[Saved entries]
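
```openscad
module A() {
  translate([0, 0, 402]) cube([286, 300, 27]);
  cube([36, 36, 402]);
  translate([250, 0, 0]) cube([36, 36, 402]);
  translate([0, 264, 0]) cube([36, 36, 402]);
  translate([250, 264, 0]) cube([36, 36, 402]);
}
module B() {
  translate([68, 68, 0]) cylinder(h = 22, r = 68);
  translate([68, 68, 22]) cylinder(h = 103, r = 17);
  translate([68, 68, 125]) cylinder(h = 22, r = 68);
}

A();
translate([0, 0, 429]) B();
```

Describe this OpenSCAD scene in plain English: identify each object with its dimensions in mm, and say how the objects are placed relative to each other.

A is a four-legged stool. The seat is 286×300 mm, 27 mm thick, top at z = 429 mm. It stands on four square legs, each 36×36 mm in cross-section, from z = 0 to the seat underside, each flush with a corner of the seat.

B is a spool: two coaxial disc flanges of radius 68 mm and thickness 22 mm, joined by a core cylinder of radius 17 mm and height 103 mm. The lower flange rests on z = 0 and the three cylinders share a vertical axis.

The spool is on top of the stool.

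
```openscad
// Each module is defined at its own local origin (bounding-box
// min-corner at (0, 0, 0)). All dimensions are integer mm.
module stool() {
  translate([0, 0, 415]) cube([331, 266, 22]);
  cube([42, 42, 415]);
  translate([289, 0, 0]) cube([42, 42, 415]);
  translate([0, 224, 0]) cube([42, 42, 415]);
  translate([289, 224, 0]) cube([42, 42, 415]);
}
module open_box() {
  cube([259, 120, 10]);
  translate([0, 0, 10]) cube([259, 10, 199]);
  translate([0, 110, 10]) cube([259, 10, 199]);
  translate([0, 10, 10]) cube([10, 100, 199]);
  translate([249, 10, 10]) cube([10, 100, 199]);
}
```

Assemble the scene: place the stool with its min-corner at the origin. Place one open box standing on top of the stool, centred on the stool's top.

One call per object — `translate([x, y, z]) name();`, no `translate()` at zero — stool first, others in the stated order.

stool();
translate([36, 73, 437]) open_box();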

--

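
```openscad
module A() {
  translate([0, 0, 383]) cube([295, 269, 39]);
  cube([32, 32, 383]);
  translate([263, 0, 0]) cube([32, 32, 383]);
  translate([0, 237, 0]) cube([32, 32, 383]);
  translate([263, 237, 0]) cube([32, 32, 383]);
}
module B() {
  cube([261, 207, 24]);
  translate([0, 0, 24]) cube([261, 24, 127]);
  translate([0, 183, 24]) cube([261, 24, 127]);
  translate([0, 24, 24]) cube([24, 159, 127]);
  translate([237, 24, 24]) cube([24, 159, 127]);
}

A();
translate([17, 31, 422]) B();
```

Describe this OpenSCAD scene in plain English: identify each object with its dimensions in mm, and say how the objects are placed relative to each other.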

---

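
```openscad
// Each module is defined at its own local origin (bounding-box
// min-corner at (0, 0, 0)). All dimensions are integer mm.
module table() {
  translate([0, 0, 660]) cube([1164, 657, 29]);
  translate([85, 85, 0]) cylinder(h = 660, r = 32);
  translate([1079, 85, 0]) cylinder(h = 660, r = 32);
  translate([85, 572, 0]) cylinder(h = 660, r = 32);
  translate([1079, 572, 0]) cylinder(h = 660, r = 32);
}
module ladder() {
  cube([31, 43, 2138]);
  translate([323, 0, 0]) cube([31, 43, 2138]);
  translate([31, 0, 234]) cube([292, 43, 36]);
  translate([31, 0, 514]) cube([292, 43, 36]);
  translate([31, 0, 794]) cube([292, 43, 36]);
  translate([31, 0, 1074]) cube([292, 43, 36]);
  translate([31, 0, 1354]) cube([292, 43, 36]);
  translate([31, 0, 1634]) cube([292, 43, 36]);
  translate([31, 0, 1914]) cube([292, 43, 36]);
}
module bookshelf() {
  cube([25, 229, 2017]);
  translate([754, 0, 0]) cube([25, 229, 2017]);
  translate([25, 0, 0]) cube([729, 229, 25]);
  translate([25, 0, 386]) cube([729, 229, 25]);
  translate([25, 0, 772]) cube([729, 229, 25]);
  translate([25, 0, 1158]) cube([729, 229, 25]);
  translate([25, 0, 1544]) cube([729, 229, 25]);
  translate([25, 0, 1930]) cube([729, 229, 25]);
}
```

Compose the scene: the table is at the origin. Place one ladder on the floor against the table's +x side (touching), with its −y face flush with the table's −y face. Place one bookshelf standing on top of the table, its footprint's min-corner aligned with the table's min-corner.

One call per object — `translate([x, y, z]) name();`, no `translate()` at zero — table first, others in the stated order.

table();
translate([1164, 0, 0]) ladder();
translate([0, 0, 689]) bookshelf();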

Your task:
List the lines of the records where "origin" occurs.

Your response:
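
// Each module is defined at its own local origin (bounding-box
Assemble the scene: place the stool with its min-corner at the origin. Place one open box standing on top of the stool, centred on the stool's top.
// Each module is defined at its own local origin (bounding-box
Compose the scene: the table is at the origin. Place one ladder on the floor against the table's +x side (touching), with its −y face flush with the table's −y face. Place one bookshelf standing on top of the table, its footprint's min-corner aligned with the table's min-corner.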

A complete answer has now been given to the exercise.